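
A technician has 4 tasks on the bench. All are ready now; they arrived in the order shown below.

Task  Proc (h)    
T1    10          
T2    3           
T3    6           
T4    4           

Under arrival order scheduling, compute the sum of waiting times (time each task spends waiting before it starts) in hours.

FIFO (arrival order): T1 T2 T3 T4.
T1: waits 0, runs 0→10
T2: waits 10, runs 10→13
T3: waits 13, runs 13→19
T4: waits 19, runs 19→23
Sum = 0+10+13+19 = 42.

42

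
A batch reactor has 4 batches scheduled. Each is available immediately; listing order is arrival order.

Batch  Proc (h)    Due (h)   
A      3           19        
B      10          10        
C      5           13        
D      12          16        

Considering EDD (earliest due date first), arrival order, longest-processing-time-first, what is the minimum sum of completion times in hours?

EDD (increasing due date): B C D A.
B: 0→10
C: 10→15
D: 15→27
A: 27→30
Sum = 10+15+27+30 = 82.
FIFO (arrival order): A B C D.
A: 0→3
B: 3→13
C: 13→18
D: 18→30
Sum = 3+13+18+30 = 64.
LPT (decreasing processing time): D B C A.
D: 0→12
B: 12→22
C: 22→27
A: 27→30
Sum = 12+22+27+30 = 91.
EDD 82, FIFO 64, LPT 91 → minimum 64.

64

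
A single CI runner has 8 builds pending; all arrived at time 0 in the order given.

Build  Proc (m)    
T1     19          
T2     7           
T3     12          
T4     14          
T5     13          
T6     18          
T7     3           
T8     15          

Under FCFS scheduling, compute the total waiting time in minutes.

FIFO (arrival order): T1 T2 T3 T4 T5 T6 T7 T8.
T1: waits 0, runs 0→19
T2: waits 19, runs 19→26
T3: waits 26, runs 26→38
T4: waits 38, runs 38→52
T5: waits 52, runs 52→65
T6: waits 65, runs 65→83
T7: waits 83, runs 83→86
T8: waits 86, runs 86→101
Sum = 0+19+26+38+52+65+83+86 = 369.

369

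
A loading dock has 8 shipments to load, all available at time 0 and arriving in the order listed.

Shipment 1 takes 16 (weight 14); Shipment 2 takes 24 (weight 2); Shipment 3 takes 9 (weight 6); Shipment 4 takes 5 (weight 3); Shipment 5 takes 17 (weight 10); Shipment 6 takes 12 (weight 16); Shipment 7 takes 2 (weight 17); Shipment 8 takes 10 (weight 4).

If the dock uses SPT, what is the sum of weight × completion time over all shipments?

SPT (increasing processing time): Shipment 7 Shipment 4 Shipment 3 Shipment 8 Shipment 6 Shipment 1 Shipment 5 Shipment 2.
Shipment 7: finishes 2, weight 17, w·C = 34
Shipment 4: finishes 7, weight 3, w·C = 21
Shipment 3: finishes 16, weight 6, w·C = 96
Shipment 8: finishes 26, weight 4, w·C = 104
Shipment 6: finishes 38, weight 16, w·C = 608
Shipment 1: finishes 54, weight 14, w·C = 756
Shipment 5: finishes 71, weight 10, w·C = 710
Shipment 2: finishes 95, weight 2, w·C = 190
Sum = 34+21+96+104+608+756+710+190 = 2519.

2519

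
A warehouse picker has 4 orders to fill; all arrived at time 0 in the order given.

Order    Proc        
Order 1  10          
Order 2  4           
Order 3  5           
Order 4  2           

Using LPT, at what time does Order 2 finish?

LPT (decreasing processing time): Order 1 Order 3 Order 2 Order 4.
Order 1: 0→10
Order 3: 10→15
Order 2: 15→19

19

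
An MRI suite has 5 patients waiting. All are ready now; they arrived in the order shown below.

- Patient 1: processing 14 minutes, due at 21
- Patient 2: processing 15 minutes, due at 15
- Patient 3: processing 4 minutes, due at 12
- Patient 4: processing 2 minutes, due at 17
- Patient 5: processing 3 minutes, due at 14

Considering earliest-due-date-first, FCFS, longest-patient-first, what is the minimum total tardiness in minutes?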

####

WORK ORDER:
Each entry above needs to be output exactly as written.

WRITTEN SOLUTION:
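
A technician has 4 tasks on the bench. All are ready now; they arrived in the order shown below.

Task  Proc (h)    
T1    10          
T2    3           
T3    6           
T4    4           

Under arrival order scheduling, compute the sum of waiting times (time each task spends waiting before it starts) in hours.

FIFO (arrival order): T1 T2 T3 T4.
T1: waits 0, runs 0→10
T2: waits 10, runs 10→13
T3: waits 13, runs 13→19
T4: waits 19, runs 19→23
Sum = 0+10+13+19 = 42.

42

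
A batch reactor has 4 batches scheduled. Each is available immediately; listing order is arrival order.

Batch  Proc (h)    Due (h)   
A      3           19        
B      10          10        
C      5           13        
D      12          16        

Considering EDD (earliest due date first), arrival order, longest-processing-time-first, what is the minimum sum of completion times in hours?

EDD (increasing due date): B C D A.
B: 0→10
C: 10→15
D: 15→27
A: 27→30
Sum = 10+15+27+30 = 82.
FIFO (arrival order): A B C D.
A: 0→3
B: 3→13
C: 13→18
D: 18→30
Sum = 3+13+18+30 = 64.
LPT (decreasing processing time): D B C A.
D: 0→12
B: 12→22
C: 22→27
A: 27→30
Sum = 12+22+27+30 = 91.
EDD 82, FIFO 64, LPT 91 → minimum 64.

64

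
A single CI runner has 8 builds pending; all arrived at time 0 in the order given.

Build  Proc (m)    
T1     19          
T2     7           
T3     12          
T4     14          
T5     13          
T6     18          
T7     3           
T8     15          

Under FCFS scheduling, compute the total waiting time in minutes.

FIFO (arrival order): T1 T2 T3 T4 T5 T6 T7 T8.
T1: waits 0, runs 0→19
T2: waits 19, runs 19→26
T3: waits 26, runs 26→38
T4: waits 38, runs 38→52
T5: waits 52, runs 52→65
T6: waits 65, runs 65→83
T7: waits 83, runs 83→86
T8: waits 86, runs 86→101
Sum = 0+19+26+38+52+65+83+86 = 369.

369

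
A loading dock has 8 shipments to load, all available at time 0 and arriving in the order listed.

Shipment 1 takes 16 (weight 14); Shipment 2 takes 24 (weight 2); Shipment 3 takes 9 (weight 6); Shipment 4 takes 5 (weight 3); Shipment 5 takes 17 (weight 10); Shipment 6 takes 12 (weight 16); Shipment 7 takes 2 (weight 17); Shipment 8 takes 10 (weight 4).

If the dock uses SPT, what is the sum of weight × completion time over all shipments?

SPT (increasing processing time): Shipment 7 Shipment 4 Shipment 3 Shipment 8 Shipment 6 Shipment 1 Shipment 5 Shipment 2.
Shipment 7: finishes 2, weight 17, w·C = 34
Shipment 4: finishes 7, weight 3, w·C = 21
Shipment 3: finishes 16, weight 6, w·C = 96
Shipment 8: finishes 26, weight 4, w·C = 104
Shipment 6: finishes 38, weight 16, w·C = 608
Shipment 1: finishes 54, weight 14, w·C = 756
Shipment 5: finishes 71, weight 10, w·C = 710
Shipment 2: finishes 95, weight 2, w·C = 190
Sum = 34+21+96+104+608+756+710+190 = 2519.

2519

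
A warehouse picker has 4 orders to fill; all arrived at time 0 in the order given.

Order    Proc        
Order 1  10          
Order 2  4           
Order 3  5           
Order 4  2           

Using LPT, at what time does Order 2 finish?

LPT (decreasing processing time): Order 1 Order 3 Order 2 Order 4.
Order 1: 0→10
Order 3: 10→15
Order 2: 15→19

19

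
An MRI suite has 5 patients waiting. All are ready now; they arrived in the order shown below.

- Patient 1: processing 14 minutes, due at 21
- Patient 2: processing 15 minutes, due at 15
- Patient 3: processing 4 minutes, due at 12
- Patient 4: processing 2 minutes, due at 17
- Patient 5: processing 3 minutes, due at 14

Considering earliest-due-date-first, FCFS, longest-patient-first, what is the minimum total tardiness in minutes?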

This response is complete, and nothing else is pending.